Collected data
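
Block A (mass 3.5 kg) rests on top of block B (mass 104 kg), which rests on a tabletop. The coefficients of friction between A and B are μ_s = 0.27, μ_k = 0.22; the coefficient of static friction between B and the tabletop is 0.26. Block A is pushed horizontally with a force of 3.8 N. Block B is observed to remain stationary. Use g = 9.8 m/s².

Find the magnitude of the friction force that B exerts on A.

Between the blocks, N₁ = m_A g = 34.3 N.
So the A–B interface can sustain at most μ_s N₁ = 9.261 N of static friction.
P = 3.8 N is within that limit, so A and B move together (both at rest); the A–B friction is simply f₁ = P = 3.8 N.
B experiences an equal 3.8 N forward from A (third law). B is in equilibrium, so the floor supplies f₂ = 3.8 N of static friction (limit μ_s(m_A+m_B)g = 273.9 N, not exceeded).

f ≈ 3.8 N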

- Your task:
Every line from the one containing "Find the magnitude" through the last line of the entries above must be output exactly. Leave the rest out.

- Written response:
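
Find the magnitude of the friction force that B exerts on A.

Between the blocks, N₁ = m_A g = 34.3 N.
So the A–B interface can sustain at most μ_s N₁ = 9.261 N of static friction.
P = 3.8 N is within that limit, so A and B move together (both at rest); the A–B friction is simply f₁ = P = 3.8 N.
B experiences an equal 3.8 N forward from A (third law). B is in equilibrium, so the floor supplies f₂ = 3.8 N of static friction (limit μ_s(m_A+m_B)g = 273.9 N, not exceeded).

f ≈ 3.8 N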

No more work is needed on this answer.